__INSTRUCTIONS TO FOLLOW__: From the data below, return all lines holding the string "blocked".

__DATASET RECORDS__:
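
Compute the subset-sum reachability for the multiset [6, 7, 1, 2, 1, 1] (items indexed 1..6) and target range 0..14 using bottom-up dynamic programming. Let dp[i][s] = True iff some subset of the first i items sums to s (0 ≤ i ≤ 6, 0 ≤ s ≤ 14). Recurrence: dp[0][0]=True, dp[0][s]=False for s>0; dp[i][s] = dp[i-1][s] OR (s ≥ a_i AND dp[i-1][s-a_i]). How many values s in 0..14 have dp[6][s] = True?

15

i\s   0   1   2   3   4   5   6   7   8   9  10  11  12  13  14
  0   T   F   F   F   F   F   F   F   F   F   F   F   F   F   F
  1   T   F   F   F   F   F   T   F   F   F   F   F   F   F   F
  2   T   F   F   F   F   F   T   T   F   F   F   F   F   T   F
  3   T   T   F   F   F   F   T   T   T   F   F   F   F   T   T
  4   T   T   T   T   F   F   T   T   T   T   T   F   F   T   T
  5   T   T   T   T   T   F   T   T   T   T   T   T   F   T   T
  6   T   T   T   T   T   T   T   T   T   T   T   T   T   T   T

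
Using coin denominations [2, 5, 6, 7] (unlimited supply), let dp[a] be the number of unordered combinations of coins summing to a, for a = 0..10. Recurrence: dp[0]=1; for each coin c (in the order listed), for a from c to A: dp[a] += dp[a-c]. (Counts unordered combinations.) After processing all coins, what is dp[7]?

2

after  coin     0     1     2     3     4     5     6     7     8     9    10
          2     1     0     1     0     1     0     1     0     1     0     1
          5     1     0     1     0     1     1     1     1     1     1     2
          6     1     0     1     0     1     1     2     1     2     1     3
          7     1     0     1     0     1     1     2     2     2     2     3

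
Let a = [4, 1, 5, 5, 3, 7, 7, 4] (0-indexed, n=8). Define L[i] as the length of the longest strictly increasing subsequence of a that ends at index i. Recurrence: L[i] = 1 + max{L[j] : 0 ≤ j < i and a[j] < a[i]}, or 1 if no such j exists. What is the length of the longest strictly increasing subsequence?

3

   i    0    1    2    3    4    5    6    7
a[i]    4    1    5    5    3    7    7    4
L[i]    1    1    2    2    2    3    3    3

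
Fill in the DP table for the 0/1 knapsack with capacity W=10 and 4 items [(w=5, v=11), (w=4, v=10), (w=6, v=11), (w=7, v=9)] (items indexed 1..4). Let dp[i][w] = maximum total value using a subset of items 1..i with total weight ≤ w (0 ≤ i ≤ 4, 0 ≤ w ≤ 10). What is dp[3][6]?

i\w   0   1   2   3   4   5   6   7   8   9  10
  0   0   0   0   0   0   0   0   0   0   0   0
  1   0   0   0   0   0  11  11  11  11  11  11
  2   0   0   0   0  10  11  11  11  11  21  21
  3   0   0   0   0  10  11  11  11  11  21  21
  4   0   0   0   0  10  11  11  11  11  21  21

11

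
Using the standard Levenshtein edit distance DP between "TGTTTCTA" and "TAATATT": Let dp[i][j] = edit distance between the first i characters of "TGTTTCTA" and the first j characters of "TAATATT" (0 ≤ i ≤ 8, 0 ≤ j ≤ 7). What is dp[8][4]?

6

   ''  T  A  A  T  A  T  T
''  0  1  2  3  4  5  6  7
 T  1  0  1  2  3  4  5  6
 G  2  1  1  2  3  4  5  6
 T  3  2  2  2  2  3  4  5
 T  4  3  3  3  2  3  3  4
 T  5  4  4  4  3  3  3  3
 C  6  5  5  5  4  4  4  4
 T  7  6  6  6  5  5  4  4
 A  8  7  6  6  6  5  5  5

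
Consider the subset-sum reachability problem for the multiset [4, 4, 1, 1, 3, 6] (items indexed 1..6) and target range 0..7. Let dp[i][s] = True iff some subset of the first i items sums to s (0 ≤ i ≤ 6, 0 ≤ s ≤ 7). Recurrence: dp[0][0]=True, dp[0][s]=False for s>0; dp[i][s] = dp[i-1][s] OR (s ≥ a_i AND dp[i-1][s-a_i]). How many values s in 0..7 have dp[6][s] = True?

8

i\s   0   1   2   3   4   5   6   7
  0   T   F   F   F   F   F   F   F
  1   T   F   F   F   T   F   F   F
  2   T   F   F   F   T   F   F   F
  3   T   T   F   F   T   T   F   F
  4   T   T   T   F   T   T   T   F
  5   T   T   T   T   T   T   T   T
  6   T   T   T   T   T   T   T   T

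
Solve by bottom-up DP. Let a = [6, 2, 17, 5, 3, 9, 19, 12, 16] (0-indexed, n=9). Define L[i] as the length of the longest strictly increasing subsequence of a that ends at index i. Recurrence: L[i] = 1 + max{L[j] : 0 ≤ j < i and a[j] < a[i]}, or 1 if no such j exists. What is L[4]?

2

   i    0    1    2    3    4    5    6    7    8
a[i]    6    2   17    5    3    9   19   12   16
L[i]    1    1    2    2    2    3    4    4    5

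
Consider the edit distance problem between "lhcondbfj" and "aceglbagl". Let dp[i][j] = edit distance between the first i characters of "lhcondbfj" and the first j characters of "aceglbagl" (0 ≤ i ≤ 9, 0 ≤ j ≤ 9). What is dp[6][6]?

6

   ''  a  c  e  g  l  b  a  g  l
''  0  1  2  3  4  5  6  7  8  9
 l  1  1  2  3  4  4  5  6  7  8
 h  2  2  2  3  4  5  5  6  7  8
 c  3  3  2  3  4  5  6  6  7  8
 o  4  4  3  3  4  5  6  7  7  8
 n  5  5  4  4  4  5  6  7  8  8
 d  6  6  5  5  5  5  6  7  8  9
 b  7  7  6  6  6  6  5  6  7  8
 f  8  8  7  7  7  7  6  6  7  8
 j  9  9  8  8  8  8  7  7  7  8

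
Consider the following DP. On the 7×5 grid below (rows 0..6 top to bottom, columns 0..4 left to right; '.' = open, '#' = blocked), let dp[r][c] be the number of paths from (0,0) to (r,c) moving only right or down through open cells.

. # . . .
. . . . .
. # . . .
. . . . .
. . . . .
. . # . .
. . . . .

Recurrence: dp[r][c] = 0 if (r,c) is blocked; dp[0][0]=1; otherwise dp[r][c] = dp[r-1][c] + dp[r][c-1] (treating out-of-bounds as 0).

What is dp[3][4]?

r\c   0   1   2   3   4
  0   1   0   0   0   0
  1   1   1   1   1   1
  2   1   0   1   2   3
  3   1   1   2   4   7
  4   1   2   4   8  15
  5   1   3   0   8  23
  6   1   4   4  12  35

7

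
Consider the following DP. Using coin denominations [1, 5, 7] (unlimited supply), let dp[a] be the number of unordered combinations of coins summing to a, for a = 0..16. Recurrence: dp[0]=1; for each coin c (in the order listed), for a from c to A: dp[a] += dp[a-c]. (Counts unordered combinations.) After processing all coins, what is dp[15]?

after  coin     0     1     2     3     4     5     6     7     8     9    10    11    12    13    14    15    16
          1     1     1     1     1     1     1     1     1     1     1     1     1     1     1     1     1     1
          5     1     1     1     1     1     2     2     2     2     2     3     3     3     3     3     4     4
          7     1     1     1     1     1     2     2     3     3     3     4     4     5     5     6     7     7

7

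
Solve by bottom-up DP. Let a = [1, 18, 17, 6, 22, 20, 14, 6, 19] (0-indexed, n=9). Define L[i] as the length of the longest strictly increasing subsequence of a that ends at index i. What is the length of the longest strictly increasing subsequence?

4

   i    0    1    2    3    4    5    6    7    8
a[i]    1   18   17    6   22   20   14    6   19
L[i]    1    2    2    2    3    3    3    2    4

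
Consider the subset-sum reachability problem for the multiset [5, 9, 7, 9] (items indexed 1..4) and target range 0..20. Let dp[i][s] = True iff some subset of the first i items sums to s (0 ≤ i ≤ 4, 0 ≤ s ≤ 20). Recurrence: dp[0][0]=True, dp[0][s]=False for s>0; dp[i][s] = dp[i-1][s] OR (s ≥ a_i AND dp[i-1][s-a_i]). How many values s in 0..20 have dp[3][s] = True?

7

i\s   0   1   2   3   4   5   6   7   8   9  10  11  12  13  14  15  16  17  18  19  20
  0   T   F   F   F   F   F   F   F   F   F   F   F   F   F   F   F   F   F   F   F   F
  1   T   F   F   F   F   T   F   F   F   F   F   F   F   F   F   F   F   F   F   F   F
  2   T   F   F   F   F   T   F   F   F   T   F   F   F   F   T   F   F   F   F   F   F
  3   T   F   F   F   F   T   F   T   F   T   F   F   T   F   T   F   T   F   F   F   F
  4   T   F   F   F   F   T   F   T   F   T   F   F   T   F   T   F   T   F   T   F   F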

__RESPONSE TO THIS TASK__:
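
Consider the following DP. On the 7×5 grid below (rows 0..6 top to bottom, columns 0..4 left to right; '.' = open, '#' = blocked), let dp[r][c] be the number of paths from (0,0) to (r,c) moving only right or down through open cells.
Recurrence: dp[r][c] = 0 if (r,c) is blocked; dp[0][0]=1; otherwise dp[r][c] = dp[r-1][c] + dp[r][c-1] (treating out-of-bounds as 0).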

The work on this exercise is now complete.